=== Activity ===
Going down the data below, set down exactly the line with "sn21,pitch,53.59" and each line after it through the line with "sn21,roll,49.56"; no other lines.

Stored items

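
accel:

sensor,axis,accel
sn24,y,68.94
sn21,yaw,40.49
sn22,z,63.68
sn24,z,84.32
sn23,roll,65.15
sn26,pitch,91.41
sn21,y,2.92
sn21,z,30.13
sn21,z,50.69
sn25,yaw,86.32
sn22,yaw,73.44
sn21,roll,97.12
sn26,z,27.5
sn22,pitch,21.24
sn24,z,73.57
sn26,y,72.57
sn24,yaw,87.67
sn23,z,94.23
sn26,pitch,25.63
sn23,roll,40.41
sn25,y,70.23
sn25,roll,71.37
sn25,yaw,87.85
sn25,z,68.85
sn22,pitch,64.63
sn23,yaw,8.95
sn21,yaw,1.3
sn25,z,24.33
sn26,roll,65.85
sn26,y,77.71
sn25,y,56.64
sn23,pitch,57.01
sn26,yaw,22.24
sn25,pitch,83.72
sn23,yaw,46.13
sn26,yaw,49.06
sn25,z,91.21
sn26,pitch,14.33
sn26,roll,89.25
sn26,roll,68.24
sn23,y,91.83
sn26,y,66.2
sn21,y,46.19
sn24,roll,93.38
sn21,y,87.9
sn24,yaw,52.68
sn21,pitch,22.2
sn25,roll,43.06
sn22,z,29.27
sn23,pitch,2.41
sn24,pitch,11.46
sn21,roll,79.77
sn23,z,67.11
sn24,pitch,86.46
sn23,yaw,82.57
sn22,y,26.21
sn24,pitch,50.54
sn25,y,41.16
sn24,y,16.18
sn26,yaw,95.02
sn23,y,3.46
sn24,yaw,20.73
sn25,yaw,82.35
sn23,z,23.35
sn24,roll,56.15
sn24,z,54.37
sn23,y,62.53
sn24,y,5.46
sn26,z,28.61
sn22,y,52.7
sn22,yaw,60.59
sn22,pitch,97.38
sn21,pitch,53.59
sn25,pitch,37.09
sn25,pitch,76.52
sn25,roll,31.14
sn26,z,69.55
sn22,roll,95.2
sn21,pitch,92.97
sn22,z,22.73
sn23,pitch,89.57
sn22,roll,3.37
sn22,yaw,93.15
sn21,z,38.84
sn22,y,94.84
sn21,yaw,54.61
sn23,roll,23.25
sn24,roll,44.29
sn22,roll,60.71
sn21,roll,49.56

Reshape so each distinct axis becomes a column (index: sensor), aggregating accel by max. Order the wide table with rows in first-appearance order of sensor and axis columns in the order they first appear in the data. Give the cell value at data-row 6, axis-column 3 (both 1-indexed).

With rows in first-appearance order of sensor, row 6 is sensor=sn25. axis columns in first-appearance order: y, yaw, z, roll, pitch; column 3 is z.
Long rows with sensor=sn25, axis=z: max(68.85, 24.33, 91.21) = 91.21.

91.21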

==

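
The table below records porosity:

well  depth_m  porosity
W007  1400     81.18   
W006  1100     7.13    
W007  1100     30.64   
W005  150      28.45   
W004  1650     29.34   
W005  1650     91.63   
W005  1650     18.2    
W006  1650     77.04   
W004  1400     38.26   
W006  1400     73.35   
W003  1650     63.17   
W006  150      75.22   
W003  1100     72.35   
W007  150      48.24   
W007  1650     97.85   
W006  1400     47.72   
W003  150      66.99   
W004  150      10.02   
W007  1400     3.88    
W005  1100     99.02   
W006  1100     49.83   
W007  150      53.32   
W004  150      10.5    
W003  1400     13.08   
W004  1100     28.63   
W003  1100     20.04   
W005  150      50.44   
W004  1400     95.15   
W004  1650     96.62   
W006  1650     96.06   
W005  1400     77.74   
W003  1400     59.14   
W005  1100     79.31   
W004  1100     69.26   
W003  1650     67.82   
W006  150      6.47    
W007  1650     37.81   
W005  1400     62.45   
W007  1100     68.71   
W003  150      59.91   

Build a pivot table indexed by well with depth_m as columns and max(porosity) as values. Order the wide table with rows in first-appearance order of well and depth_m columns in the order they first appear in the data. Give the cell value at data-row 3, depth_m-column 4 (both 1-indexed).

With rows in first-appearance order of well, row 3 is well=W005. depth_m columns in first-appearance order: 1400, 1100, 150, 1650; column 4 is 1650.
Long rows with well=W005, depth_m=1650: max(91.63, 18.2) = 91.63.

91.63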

==

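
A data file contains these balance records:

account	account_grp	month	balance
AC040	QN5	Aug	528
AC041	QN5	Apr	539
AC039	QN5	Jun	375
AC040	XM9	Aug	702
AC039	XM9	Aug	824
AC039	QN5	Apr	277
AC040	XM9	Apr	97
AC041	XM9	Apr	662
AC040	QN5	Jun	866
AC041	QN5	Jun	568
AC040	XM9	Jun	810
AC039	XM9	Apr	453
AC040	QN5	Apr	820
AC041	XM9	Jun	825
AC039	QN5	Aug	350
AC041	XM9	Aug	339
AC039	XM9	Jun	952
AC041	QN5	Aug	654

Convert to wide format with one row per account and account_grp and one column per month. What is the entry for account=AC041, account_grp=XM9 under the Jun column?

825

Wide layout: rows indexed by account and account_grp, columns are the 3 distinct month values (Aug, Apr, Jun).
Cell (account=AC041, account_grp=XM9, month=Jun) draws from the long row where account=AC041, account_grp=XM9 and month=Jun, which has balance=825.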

=== Answer area ===
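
sn21,pitch,53.59
sn25,pitch,37.09
sn25,pitch,76.52
sn25,roll,31.14
sn26,z,69.55
sn22,roll,95.2
sn21,pitch,92.97
sn22,z,22.73
sn23,pitch,89.57
sn22,roll,3.37
sn22,yaw,93.15
sn21,z,38.84
sn22,y,94.84
sn21,yaw,54.61
sn23,roll,23.25
sn24,roll,44.29
sn22,roll,60.71
sn21,roll,49.56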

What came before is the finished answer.